Stored data:

--------------------------------------------------

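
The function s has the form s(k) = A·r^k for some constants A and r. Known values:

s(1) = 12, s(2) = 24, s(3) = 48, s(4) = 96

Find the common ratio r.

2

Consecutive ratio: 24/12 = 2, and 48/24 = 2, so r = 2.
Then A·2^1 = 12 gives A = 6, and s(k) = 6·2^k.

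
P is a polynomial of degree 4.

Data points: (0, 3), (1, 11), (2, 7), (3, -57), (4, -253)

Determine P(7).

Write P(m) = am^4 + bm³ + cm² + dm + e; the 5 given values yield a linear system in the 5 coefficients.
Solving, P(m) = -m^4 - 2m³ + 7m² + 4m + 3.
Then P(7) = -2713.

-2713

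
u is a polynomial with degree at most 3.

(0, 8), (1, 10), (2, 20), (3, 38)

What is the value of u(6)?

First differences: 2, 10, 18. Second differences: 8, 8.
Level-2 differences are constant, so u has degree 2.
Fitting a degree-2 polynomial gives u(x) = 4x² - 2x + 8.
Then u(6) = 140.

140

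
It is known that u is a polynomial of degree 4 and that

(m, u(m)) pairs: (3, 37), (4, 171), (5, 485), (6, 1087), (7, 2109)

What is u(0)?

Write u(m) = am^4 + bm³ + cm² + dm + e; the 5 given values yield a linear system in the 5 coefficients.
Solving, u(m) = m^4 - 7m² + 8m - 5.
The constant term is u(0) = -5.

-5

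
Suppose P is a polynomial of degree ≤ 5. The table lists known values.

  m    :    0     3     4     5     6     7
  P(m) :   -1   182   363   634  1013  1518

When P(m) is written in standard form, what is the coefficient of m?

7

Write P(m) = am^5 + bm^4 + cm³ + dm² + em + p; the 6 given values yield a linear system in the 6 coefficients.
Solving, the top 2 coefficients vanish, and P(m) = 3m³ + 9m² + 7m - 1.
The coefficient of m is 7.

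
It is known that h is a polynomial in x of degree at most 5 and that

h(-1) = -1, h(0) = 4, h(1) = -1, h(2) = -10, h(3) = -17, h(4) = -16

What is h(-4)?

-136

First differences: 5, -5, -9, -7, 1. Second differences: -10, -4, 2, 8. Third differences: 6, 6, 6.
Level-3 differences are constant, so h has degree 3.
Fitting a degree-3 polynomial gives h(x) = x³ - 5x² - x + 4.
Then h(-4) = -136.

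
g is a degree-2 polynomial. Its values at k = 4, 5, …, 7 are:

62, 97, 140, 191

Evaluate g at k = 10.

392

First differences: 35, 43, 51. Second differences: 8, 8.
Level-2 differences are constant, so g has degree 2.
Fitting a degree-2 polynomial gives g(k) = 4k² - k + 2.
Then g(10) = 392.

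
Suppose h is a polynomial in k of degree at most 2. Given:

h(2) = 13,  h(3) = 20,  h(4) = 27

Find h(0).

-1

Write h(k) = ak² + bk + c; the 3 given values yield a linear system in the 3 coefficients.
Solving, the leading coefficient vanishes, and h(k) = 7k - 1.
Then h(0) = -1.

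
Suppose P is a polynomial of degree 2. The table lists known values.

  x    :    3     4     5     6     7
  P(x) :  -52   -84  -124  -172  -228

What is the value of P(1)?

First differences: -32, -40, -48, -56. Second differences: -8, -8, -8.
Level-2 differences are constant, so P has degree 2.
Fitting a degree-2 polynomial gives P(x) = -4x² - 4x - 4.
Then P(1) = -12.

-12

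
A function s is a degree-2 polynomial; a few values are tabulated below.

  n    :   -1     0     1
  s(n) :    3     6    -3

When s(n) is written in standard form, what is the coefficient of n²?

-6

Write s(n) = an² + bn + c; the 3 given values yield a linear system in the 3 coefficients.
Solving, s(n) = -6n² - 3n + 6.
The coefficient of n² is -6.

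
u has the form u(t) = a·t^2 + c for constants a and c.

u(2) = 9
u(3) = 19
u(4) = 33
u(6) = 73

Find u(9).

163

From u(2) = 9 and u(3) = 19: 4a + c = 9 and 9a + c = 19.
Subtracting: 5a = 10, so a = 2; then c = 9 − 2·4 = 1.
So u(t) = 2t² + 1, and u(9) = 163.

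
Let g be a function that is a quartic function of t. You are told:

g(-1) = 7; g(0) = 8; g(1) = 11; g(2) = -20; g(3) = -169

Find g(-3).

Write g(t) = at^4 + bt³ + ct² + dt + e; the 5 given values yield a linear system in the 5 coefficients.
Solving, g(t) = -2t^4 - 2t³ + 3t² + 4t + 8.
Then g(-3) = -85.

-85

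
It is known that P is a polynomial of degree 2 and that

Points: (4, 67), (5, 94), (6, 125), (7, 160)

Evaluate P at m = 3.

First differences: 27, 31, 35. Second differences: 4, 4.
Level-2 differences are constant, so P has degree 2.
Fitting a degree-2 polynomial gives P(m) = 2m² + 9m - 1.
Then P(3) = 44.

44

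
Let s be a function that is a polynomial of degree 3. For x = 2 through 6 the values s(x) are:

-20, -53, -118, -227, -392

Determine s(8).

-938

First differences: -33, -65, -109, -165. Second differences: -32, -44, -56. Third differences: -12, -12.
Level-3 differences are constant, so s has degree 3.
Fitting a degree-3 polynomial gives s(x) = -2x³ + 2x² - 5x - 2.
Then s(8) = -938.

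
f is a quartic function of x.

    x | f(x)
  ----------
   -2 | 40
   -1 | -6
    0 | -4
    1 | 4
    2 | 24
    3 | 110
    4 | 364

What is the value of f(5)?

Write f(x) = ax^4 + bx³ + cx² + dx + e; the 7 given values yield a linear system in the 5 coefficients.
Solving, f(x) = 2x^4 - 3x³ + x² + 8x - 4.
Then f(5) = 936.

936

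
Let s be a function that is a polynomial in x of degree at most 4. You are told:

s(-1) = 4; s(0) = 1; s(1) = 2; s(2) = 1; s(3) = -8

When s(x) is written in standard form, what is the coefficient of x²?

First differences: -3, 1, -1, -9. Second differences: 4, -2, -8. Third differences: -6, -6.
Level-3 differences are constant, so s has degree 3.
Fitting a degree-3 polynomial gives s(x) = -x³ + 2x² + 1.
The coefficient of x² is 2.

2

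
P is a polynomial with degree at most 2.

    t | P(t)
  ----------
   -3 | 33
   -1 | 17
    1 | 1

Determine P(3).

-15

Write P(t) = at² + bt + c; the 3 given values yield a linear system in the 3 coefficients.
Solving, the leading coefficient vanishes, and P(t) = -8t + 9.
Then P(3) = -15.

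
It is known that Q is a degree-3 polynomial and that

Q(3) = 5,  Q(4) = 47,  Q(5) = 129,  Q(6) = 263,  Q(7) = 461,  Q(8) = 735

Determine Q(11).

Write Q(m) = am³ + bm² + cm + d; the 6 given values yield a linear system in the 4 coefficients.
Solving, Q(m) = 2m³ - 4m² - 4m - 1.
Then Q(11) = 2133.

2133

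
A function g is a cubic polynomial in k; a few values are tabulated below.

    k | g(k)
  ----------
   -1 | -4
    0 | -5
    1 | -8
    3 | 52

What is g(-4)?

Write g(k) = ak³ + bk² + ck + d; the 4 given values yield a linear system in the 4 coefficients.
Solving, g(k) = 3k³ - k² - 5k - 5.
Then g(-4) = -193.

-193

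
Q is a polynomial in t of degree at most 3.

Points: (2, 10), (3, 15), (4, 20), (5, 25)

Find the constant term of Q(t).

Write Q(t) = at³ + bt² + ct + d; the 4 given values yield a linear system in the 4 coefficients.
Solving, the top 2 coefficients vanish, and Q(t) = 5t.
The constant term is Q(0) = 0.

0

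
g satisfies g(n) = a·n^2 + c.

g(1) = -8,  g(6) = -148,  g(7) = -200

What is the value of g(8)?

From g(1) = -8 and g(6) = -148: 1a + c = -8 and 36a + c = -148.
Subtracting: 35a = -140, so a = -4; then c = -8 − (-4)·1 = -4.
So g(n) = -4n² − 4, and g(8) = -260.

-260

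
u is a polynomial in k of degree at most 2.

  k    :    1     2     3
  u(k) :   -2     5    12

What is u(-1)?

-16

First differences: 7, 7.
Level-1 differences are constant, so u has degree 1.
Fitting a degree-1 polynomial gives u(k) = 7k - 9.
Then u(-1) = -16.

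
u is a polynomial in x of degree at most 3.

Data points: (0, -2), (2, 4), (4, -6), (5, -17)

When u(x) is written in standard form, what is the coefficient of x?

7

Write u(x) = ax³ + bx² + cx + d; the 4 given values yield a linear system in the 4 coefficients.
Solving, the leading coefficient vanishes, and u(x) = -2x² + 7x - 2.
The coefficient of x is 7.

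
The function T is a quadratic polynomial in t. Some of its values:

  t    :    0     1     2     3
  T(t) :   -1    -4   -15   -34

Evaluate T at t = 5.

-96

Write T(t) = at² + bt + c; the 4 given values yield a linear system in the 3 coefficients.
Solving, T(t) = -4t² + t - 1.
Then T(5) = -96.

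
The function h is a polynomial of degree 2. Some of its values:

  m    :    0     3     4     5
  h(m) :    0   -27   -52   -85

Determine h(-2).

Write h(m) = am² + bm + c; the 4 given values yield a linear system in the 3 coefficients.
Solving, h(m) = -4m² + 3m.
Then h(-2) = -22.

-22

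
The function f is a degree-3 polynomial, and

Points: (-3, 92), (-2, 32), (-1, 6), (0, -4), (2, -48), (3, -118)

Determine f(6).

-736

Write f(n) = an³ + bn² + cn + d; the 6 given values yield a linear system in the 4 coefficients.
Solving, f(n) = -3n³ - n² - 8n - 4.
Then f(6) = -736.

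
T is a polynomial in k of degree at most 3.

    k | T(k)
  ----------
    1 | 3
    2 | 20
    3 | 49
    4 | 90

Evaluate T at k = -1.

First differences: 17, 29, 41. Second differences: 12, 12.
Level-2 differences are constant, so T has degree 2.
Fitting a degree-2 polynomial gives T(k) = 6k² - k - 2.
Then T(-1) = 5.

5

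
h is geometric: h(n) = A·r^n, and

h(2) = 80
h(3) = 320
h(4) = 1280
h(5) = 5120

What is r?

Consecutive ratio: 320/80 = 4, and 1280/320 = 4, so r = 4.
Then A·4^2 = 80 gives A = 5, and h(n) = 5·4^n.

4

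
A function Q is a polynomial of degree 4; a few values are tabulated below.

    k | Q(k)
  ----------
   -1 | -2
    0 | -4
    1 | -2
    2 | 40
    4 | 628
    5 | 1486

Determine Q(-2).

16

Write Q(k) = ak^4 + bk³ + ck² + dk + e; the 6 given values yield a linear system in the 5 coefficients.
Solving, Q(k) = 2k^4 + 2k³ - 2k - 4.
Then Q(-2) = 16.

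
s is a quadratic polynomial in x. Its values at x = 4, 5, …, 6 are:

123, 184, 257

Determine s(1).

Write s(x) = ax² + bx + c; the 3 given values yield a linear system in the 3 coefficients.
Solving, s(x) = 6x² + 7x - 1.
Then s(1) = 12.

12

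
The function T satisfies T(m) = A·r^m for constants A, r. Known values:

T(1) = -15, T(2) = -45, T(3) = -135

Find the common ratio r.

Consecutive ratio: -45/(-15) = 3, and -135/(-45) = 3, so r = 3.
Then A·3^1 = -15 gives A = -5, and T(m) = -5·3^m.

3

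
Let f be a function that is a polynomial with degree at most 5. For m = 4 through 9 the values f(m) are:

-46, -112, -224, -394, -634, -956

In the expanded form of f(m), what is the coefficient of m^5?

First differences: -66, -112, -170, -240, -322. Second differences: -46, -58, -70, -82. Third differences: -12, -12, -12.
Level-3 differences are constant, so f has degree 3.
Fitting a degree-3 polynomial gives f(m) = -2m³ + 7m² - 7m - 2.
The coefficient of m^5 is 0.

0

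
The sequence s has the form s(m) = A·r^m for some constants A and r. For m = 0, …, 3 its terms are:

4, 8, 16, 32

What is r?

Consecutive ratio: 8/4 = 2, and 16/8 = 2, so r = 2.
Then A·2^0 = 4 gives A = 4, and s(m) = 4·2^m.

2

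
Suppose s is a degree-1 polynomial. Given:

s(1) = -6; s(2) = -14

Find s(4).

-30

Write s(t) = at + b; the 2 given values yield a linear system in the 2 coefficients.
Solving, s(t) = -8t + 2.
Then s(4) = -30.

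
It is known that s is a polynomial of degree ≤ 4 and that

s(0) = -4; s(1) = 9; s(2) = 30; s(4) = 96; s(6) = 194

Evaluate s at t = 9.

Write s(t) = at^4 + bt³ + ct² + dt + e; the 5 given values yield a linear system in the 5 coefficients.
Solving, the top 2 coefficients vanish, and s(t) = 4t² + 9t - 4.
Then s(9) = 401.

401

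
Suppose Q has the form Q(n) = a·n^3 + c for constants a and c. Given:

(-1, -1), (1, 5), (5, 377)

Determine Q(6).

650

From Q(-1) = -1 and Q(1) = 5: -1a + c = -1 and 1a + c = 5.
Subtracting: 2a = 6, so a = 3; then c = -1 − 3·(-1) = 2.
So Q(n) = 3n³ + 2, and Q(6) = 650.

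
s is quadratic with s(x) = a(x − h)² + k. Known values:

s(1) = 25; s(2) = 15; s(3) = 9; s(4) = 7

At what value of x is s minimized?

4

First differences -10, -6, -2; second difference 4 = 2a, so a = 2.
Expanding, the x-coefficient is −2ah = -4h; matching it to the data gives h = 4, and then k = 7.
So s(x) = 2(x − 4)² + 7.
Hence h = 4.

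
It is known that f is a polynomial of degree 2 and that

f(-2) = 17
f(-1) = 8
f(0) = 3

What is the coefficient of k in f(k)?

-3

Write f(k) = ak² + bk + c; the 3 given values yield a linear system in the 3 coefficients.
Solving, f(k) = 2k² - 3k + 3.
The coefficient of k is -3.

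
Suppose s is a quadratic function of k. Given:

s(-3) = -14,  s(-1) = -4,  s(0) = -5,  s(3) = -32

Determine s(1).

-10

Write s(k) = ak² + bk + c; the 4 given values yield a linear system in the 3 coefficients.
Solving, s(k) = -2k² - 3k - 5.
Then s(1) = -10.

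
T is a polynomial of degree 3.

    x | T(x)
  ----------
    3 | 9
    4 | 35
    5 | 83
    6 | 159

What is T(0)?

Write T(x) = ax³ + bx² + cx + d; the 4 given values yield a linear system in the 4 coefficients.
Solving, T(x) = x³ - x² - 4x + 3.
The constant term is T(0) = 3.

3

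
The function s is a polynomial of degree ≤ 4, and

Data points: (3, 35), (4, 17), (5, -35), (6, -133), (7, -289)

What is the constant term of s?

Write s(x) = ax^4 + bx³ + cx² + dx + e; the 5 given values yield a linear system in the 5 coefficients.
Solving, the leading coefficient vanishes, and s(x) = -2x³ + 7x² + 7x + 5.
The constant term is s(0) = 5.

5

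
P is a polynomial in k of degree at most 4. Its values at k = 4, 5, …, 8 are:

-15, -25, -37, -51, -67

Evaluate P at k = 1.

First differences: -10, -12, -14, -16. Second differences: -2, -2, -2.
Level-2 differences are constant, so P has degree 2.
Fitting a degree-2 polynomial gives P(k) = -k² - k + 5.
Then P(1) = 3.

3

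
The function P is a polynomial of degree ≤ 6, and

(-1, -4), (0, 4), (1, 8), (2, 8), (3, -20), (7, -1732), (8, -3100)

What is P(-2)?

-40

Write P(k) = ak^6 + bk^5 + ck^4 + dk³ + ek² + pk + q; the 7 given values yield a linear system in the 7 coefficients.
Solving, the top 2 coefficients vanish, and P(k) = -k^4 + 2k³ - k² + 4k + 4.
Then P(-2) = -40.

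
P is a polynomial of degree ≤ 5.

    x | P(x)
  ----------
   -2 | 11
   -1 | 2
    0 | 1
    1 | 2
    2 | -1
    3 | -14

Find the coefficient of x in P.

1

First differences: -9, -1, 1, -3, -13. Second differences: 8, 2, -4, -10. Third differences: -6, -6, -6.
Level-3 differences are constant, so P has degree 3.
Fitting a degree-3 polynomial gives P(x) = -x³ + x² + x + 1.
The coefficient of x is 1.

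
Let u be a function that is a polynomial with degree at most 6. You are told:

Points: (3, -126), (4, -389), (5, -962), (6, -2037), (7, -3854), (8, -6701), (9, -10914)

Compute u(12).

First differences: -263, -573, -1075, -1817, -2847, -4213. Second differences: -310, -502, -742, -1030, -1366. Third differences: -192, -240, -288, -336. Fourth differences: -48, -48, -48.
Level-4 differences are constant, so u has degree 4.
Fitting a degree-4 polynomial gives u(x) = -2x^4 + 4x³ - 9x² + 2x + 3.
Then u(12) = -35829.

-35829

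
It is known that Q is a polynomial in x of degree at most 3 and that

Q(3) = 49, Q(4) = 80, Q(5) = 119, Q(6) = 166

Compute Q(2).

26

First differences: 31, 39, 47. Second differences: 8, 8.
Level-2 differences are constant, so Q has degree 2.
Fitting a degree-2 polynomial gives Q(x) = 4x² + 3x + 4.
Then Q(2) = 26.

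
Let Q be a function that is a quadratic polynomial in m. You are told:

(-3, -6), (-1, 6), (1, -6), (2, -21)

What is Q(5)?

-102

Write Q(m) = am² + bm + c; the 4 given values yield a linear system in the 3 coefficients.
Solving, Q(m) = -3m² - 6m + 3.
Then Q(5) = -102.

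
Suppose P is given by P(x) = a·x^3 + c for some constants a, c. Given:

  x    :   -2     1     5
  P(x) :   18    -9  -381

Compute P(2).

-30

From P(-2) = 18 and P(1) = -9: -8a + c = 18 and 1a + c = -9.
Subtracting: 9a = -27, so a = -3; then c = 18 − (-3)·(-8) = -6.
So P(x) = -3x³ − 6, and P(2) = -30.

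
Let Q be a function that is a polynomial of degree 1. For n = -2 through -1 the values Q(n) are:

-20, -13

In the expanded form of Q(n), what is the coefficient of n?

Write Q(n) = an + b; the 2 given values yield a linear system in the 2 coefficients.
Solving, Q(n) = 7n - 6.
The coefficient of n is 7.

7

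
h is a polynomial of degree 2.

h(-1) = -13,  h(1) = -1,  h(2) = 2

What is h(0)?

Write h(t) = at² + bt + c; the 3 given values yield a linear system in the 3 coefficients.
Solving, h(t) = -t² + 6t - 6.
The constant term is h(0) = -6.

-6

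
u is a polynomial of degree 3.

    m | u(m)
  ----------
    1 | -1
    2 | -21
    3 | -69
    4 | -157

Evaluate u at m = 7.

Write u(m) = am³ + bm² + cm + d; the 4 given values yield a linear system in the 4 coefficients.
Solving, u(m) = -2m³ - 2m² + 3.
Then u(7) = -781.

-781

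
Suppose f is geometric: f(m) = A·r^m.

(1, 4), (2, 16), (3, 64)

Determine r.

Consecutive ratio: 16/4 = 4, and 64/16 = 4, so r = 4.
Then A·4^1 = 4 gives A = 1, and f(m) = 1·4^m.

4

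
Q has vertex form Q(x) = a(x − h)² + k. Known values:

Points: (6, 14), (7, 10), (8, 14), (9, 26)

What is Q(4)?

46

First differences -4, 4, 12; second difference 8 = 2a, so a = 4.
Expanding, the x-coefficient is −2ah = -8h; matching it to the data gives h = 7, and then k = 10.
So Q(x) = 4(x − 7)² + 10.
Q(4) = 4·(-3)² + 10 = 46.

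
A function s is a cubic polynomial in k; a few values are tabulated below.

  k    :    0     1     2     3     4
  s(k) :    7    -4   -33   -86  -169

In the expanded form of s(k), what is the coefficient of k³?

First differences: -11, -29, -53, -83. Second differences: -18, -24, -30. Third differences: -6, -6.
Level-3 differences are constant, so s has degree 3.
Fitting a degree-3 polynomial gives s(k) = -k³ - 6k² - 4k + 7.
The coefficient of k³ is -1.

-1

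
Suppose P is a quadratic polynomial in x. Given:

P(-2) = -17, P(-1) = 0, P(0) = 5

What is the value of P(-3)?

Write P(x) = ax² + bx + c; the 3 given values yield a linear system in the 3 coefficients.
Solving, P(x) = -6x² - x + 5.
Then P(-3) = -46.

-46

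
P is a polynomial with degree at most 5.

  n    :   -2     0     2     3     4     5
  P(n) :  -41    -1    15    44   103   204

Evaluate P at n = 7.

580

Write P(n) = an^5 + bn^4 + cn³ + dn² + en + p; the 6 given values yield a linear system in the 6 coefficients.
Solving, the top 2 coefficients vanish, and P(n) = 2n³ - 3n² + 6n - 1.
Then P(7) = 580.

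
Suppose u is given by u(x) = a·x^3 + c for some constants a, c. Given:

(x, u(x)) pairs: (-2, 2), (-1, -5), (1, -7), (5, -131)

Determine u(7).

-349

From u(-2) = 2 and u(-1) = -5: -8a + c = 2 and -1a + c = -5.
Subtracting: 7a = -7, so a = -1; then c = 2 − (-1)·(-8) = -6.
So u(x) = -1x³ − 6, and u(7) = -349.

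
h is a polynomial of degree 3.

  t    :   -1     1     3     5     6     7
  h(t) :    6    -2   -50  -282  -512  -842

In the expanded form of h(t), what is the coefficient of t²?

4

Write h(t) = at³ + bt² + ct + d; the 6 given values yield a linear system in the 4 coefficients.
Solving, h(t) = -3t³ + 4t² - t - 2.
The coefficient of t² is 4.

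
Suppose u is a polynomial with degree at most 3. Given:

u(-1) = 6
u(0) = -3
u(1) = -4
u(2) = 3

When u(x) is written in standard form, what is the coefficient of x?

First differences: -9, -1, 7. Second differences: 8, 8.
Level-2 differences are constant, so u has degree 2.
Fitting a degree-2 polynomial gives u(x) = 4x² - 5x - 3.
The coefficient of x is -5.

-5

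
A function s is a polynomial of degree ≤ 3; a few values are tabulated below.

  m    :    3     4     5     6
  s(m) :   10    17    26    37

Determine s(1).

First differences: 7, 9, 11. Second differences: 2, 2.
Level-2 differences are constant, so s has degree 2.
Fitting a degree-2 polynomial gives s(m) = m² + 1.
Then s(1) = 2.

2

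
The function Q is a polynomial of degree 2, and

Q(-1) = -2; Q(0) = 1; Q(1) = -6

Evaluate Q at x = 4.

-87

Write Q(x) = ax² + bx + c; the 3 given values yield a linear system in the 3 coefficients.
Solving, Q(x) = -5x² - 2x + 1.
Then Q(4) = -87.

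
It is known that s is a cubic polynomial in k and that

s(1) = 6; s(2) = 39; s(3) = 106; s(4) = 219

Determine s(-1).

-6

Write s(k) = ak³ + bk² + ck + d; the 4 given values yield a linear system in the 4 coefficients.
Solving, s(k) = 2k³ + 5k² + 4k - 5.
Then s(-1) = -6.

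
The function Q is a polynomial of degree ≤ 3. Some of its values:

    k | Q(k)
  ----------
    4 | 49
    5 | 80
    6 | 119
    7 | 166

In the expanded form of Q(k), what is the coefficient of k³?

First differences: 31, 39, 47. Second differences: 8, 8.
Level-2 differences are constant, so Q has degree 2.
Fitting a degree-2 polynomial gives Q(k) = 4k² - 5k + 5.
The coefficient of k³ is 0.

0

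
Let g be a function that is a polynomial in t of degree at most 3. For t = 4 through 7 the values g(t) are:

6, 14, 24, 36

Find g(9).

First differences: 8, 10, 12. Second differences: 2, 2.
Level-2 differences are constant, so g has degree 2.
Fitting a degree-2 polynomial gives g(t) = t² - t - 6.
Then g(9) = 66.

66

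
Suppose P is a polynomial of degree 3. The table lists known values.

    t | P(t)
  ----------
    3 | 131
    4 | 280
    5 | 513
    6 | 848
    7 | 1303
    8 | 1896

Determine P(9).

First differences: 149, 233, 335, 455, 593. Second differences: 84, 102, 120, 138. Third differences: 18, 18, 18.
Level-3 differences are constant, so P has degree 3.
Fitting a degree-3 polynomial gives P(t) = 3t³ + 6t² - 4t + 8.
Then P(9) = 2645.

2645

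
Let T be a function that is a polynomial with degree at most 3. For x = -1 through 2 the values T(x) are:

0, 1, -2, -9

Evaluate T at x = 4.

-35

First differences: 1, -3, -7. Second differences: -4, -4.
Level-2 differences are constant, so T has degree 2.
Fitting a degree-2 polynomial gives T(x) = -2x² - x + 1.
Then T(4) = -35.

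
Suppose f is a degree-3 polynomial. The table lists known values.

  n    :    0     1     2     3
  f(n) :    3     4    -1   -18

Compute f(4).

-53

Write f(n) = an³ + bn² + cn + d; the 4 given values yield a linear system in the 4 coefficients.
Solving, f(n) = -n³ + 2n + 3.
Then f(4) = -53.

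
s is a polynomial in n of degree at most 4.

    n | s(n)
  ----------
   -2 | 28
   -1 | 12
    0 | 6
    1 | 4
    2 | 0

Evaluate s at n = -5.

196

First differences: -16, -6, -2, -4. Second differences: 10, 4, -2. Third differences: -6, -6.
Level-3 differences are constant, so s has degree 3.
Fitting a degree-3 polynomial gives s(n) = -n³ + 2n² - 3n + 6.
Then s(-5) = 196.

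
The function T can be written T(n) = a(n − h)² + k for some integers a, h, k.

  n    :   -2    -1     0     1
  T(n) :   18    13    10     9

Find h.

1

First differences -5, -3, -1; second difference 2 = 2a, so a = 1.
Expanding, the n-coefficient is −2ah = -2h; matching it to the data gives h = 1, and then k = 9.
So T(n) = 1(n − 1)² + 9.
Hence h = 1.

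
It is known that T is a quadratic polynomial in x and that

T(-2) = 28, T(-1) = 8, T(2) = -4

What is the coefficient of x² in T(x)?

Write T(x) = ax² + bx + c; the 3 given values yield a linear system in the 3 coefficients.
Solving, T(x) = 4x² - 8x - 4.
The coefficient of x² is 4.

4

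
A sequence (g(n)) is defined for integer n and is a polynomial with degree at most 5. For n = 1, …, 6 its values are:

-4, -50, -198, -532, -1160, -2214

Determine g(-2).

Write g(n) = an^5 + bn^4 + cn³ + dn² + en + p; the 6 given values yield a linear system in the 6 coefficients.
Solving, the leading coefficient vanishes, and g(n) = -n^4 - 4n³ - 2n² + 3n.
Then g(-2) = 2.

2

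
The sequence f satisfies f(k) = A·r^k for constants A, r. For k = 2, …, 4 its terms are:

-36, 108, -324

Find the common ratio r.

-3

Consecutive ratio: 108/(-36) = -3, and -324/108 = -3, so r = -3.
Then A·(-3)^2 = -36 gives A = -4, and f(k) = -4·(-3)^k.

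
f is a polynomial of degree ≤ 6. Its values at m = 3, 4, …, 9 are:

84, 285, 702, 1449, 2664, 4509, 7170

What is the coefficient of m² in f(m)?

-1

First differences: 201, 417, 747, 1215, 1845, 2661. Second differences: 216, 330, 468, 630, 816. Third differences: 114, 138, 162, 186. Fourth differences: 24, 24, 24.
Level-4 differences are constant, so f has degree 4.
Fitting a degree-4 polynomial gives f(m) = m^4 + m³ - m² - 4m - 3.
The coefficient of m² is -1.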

--------------------------------------------------

Work order:
Please transcribe only the lines in the records above running from the line that has "What is g(-4)?" through the line that has "Points: (2, 10), (3, 15), (4, 20), (5, 25)", both included, exactly as they appear.

Exercise response:
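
What is g(-4)?

Write g(k) = ak³ + bk² + ck + d; the 4 given values yield a linear system in the 4 coefficients.
Solving, g(k) = 3k³ - k² - 5k - 5.
Then g(-4) = -193.

-193

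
Q is a polynomial in t of degree at most 3.

Points: (2, 10), (3, 15), (4, 20), (5, 25)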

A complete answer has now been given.